START EXTRACTED ENTRIES

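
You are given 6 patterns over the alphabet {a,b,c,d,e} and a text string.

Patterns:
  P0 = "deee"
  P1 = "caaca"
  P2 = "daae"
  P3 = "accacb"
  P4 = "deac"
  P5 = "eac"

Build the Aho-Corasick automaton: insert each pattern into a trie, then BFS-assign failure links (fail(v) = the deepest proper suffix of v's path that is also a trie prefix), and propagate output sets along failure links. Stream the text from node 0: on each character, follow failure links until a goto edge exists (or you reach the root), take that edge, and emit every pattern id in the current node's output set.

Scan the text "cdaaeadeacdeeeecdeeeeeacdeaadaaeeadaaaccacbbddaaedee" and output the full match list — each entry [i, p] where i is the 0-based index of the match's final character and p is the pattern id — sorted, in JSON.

Construct AC machine:
Trie nodes:
  n0 'ε': a→13 c→5 d→1 e→21
  n1 'd': a→10 e→2
  n2 'de': a→19 e→3
  n3 'dee': e→4
  n4 'deee': ·  ←P0
  n5 'c': a→6
  n6 'ca': a→7
  n7 'caa': c→8
  n8 'caac': a→9
  n9 'caaca': ·  ←P1
  n10 'da': a→11
  n11 'daa': e→12
  n12 'daae': ·  ←P2
  n13 'a': c→14
  n14 'ac': c→15
  n15 'acc': a→16
  n16 'acca': c→17
  n17 'accac': b→18
  n18 'accacb': ·  ←P3
  n19 'dea': c→20
  n20 'deac': ·  ←P4
  n21 'e': a→22
  n22 'ea': c→23
  n23 'eac': ·  ←P5

Failure links (BFS by depth):
  fail(1) 'd': from fail(0)=0 chase 'd': 0 ⇒ 0;  out=∅∪out(0)=∅
  fail(5) 'c': from fail(0)=0 chase 'c': 0 ⇒ 0;  out=∅∪out(0)=∅
  fail(13) 'a': from fail(0)=0 chase 'a': 0 ⇒ 0;  out=∅∪out(0)=∅
  fail(21) 'e': from fail(0)=0 chase 'e': 0 ⇒ 0;  out=∅∪out(0)=∅
  fail(2) 'de': from fail(1)=0 chase 'e': 0 ⇒ 21;  out=∅∪out(21)=∅
  fail(6) 'ca': from fail(5)=0 chase 'a': 0 ⇒ 13;  out=∅∪out(13)=∅
  fail(10) 'da': from fail(1)=0 chase 'a': 0 ⇒ 13;  out=∅∪out(13)=∅
  fail(14) 'ac': from fail(13)=0 chase 'c': 0 ⇒ 5;  out=∅∪out(5)=∅
  fail(22) 'ea': from fail(21)=0 chase 'a': 0 ⇒ 13;  out=∅∪out(13)=∅
  fail(3) 'dee': from fail(2)=21 chase 'e': 21→0 ⇒ 21;  out=∅∪out(21)=∅
  fail(7) 'caa': from fail(6)=13 chase 'a': 13→0 ⇒ 13;  out=∅∪out(13)=∅
  fail(11) 'daa': from fail(10)=13 chase 'a': 13→0 ⇒ 13;  out=∅∪out(13)=∅
  fail(15) 'acc': from fail(14)=5 chase 'c': 5→0 ⇒ 5;  out=∅∪out(5)=∅
  fail(19) 'dea': from fail(2)=21 chase 'a': 21 ⇒ 22;  out=∅∪out(22)=∅
  fail(23) 'eac': from fail(22)=13 chase 'c': 13 ⇒ 14;  out={5}∪out(14)={5}
  fail(4) 'deee': from fail(3)=21 chase 'e': 21→0 ⇒ 21;  out={0}∪out(21)={0}
  fail(8) 'caac': from fail(7)=13 chase 'c': 13 ⇒ 14;  out=∅∪out(14)=∅
  fail(12) 'daae': from fail(11)=13 chase 'e': 13→0 ⇒ 21;  out={2}∪out(21)={2}
  fail(16) 'acca': from fail(15)=5 chase 'a': 5 ⇒ 6;  out=∅∪out(6)=∅
  fail(20) 'deac': from fail(19)=22 chase 'c': 22 ⇒ 23;  out={4}∪out(23)={4,5}
  fail(9) 'caaca': from fail(8)=14 chase 'a': 14→5 ⇒ 6;  out={1}∪out(6)={1}
  fail(17) 'accac': from fail(16)=6 chase 'c': 6→13 ⇒ 14;  out=∅∪out(14)=∅
  fail(18) 'accacb': from fail(17)=14 chase 'b': 14→5→0 ⇒ 0;  out={3}∪out(0)={3}

Run:
[0] read 'c'  n0⇒n5
[1] read 'd'  n5⇒n1 (via fail)
[2] read 'a'  n1⇒n10
[3] read 'a'  n10⇒n11
[4] read 'e'  n11⇒n12  ** P2@[1:4]
[5] read 'a'  n12⇒n22 (via fail)
[6] read 'd'  n22⇒n1 (via fail)
[7] read 'e'  n1⇒n2
[8] read 'a'  n2⇒n19
[9] read 'c'  n19⇒n20  ** P4@[6:9],P5@[7:9]
[10] read 'd'  n20⇒n1 (via fail)
[11] read 'e'  n1⇒n2
[12] read 'e'  n2⇒n3
[13] read 'e'  n3⇒n4  ** P0@[10:13]
[14] read 'e'  n4⇒n21 (via fail)
[15] read 'c'  n21⇒n5 (via fail)
[16] read 'd'  n5⇒n1 (via fail)
[17] read 'e'  n1⇒n2
[18] read 'e'  n2⇒n3
[19] read 'e'  n3⇒n4  ** P0@[16:19]
[20] read 'e'  n4⇒n21 (via fail)
[21] read 'e'  n21⇒n21 (via fail)
[22] read 'a'  n21⇒n22
[23] read 'c'  n22⇒n23  ** P5@[21:23]
[24] read 'd'  n23⇒n1 (via fail)
[25] read 'e'  n1⇒n2
[26] read 'a'  n2⇒n19
[27] read 'a'  n19⇒n13 (via fail)
[28] read 'd'  n13⇒n1 (via fail)
[29] read 'a'  n1⇒n10
[30] read 'a'  n10⇒n11
[31] read 'e'  n11⇒n12  ** P2@[28:31]
[32] read 'e'  n12⇒n21 (via fail)
[33] read 'a'  n21⇒n22
[34] read 'd'  n22⇒n1 (via fail)
[35] read 'a'  n1⇒n10
[36] read 'a'  n10⇒n11
[37] read 'a'  n11⇒n13 (via fail)
[38] read 'c'  n13⇒n14
[39] read 'c'  n14⇒n15
[40] read 'a'  n15⇒n16
[41] read 'c'  n16⇒n17
[42] read 'b'  n17⇒n18  ** P3@[37:42]
[43] read 'b'  n18⇒n0 (via fail)
[44] read 'd'  n0⇒n1
[45] read 'd'  n1⇒n1 (via fail)
[46] read 'a'  n1⇒n10
[47] read 'a'  n10⇒n11
[48] read 'e'  n11⇒n12  ** P2@[45:48]
[49] read 'd'  n12⇒n1 (via fail)
[50] read 'e'  n1⇒n2
[51] read 'e'  n2⇒n3

Result: [[4,2],[9,4],[9,5],[13,0],[19,0],[23,5],[31,2],[42,3],[48,2]]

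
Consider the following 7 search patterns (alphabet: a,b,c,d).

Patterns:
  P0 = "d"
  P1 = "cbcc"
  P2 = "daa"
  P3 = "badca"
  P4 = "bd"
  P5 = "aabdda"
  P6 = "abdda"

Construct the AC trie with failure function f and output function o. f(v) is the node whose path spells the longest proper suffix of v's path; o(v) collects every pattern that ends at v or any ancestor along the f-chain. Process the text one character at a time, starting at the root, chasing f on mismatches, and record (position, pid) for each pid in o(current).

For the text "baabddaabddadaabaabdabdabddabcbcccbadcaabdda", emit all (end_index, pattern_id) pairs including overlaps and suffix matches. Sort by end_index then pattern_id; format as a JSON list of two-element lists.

Build:
Trie (insert patterns):
  n0 'ε': a→14 b→8 c→2 d→1
  n1 'd': a→6  ←P0
  n2 'c': b→3
  n3 'cb': c→4
  n4 'cbc': c→5
  n5 'cbcc': ·  ←P1
  n6 'da': a→7
  n7 'daa': ·  ←P2
  n8 'b': a→9 d→13
  n9 'ba': d→10
  n10 'bad': c→11
  n11 'badc': a→12
  n12 'badca': ·  ←P3
  n13 'bd': ·  ←P4
  n14 'a': a→15 b→20
  n15 'aa': b→16
  n16 'aab': d→17
  n17 'aabd': d→18
  n18 'aabdd': a→19
  n19 'aabdda': ·  ←P5
  n20 'ab': d→21
  n21 'abd': d→22
  n22 'abdd': a→23
  n23 'abdda': ·  ←P6

BFS fail/out derivation:
  fail(1) 'd': from fail(0)=0 chase 'd': 0 ⇒ 0;  out={0}∪out(0)={0}
  fail(2) 'c': from fail(0)=0 chase 'c': 0 ⇒ 0;  out=∅∪out(0)=∅
  fail(8) 'b': from fail(0)=0 chase 'b': 0 ⇒ 0;  out=∅∪out(0)=∅
  fail(14) 'a': from fail(0)=0 chase 'a': 0 ⇒ 0;  out=∅∪out(0)=∅
  fail(3) 'cb': from fail(2)=0 chase 'b': 0 ⇒ 8;  out=∅∪out(8)=∅
  fail(6) 'da': from fail(1)=0 chase 'a': 0 ⇒ 14;  out=∅∪out(14)=∅
  fail(9) 'ba': from fail(8)=0 chase 'a': 0 ⇒ 14;  out=∅∪out(14)=∅
  fail(13) 'bd': from fail(8)=0 chase 'd': 0 ⇒ 1;  out={4}∪out(1)={0,4}
  fail(15) 'aa': from fail(14)=0 chase 'a': 0 ⇒ 14;  out=∅∪out(14)=∅
  fail(20) 'ab': from fail(14)=0 chase 'b': 0 ⇒ 8;  out=∅∪out(8)=∅
  fail(4) 'cbc': from fail(3)=8 chase 'c': 8→0 ⇒ 2;  out=∅∪out(2)=∅
  fail(7) 'daa': from fail(6)=14 chase 'a': 14 ⇒ 15;  out={2}∪out(15)={2}
  fail(10) 'bad': from fail(9)=14 chase 'd': 14→0 ⇒ 1;  out=∅∪out(1)={0}
  fail(16) 'aab': from fail(15)=14 chase 'b': 14 ⇒ 20;  out=∅∪out(20)=∅
  fail(21) 'abd': from fail(20)=8 chase 'd': 8 ⇒ 13;  out=∅∪out(13)={0,4}
  fail(5) 'cbcc': from fail(4)=2 chase 'c': 2→0 ⇒ 2;  out={1}∪out(2)={1}
  fail(11) 'badc': from fail(10)=1 chase 'c': 1→0 ⇒ 2;  out=∅∪out(2)=∅
  fail(17) 'aabd': from fail(16)=20 chase 'd': 20 ⇒ 21;  out=∅∪out(21)={0,4}
  fail(22) 'abdd': from fail(21)=13 chase 'd': 13→1→0 ⇒ 1;  out=∅∪out(1)={0}
  fail(12) 'badca': from fail(11)=2 chase 'a': 2→0 ⇒ 14;  out={3}∪out(14)={3}
  fail(18) 'aabdd': from fail(17)=21 chase 'd': 21 ⇒ 22;  out=∅∪out(22)={0}
  fail(23) 'abdda': from fail(22)=1 chase 'a': 1 ⇒ 6;  out={6}∪out(6)={6}
  fail(19) 'aabdda': from fail(18)=22 chase 'a': 22 ⇒ 23;  out={5}∪out(23)={5,6}

Text stream:
[0] read 'b'  n0⇒n8
[1] read 'a'  n8⇒n9
[2] read 'a'  n9⇒n15 ·f
[3] read 'b'  n15⇒n16
[4] read 'd'  n16⇒n17  ** P0@[4:4],P4@[3:4]
[5] read 'd'  n17⇒n18  ** P0@[5:5]
[6] read 'a'  n18⇒n19  ** P5@[1:6],P6@[2:6]
[7] read 'a'  n19⇒n7 ·f  ** P2@[5:7]
[8] read 'b'  n7⇒n16 ·f
[9] read 'd'  n16⇒n17  ** P0@[9:9],P4@[8:9]
[10] read 'd'  n17⇒n18  ** P0@[10:10]
[11] read 'a'  n18⇒n19  ** P5@[6:11],P6@[7:11]
[12] read 'd'  n19⇒n1 ·f  ** P0@[12:12]
[13] read 'a'  n1⇒n6
[14] read 'a'  n6⇒n7  ** P2@[12:14]
[15] read 'b'  n7⇒n16 ·f
[16] read 'a'  n16⇒n9 ·f
[17] read 'a'  n9⇒n15 ·f
[18] read 'b'  n15⇒n16
[19] read 'd'  n16⇒n17  ** P0@[19:19],P4@[18:19]
[20] read 'a'  n17⇒n6 ·f
[21] read 'b'  n6⇒n20 ·f
[22] read 'd'  n20⇒n21  ** P0@[22:22],P4@[21:22]
[23] read 'a'  n21⇒n6 ·f
[24] read 'b'  n6⇒n20 ·f
[25] read 'd'  n20⇒n21  ** P0@[25:25],P4@[24:25]
[26] read 'd'  n21⇒n22  ** P0@[26:26]
[27] read 'a'  n22⇒n23  ** P6@[23:27]
[28] read 'b'  n23⇒n20 ·f
[29] read 'c'  n20⇒n2 ·f
[30] read 'b'  n2⇒n3
[31] read 'c'  n3⇒n4
[32] read 'c'  n4⇒n5  ** P1@[29:32]
[33] read 'c'  n5⇒n2 ·f
[34] read 'b'  n2⇒n3
[35] read 'a'  n3⇒n9 ·f
[36] read 'd'  n9⇒n10  ** P0@[36:36]
[37] read 'c'  n10⇒n11
[38] read 'a'  n11⇒n12  ** P3@[34:38]
[39] read 'a'  n12⇒n15 ·f
[40] read 'b'  n15⇒n16
[41] read 'd'  n16⇒n17  ** P0@[41:41],P4@[40:41]
[42] read 'd'  n17⇒n18  ** P0@[42:42]
[43] read 'a'  n18⇒n19  ** P5@[38:43],P6@[39:43]

Result: [[4,0],[4,4],[5,0],[6,5],[6,6],[7,2],[9,0],[9,4],[10,0],[11,5],[11,6],[12,0],[14,2],[19,0],[19,4],[22,0],[22,4],[25,0],[25,4],[26,0],[27,6],[32,1],[36,0],[38,3],[41,0],[41,4],[42,0],[43,5],[43,6]]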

END EXTRACTED ENTRIES

§ WHAT TO WORK ON
Beginning with the top line of the data above, output every line exactly until the one that contains "Build the Aho-Corasick", and include that one too.

§ RESPONSE TO THE TASK
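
You are given 6 patterns over the alphabet {a,b,c,d,e} and a text string.

Patterns:
  P0 = "deee"
  P1 = "caaca"
  P2 = "daae"
  P3 = "accacb"
  P4 = "deac"
  P5 = "eac"

Build the Aho-Corasick automaton: insert each pattern into a trie, then BFS-assign failure links (fail(v) = the deepest proper suffix of v's path that is also a trie prefix), and propagate output sets along failure links. Stream the text from node 0: on each character, follow failure links until a goto edge exists (or you reach the root), take that edge, and emit every pattern id in the current node's output set.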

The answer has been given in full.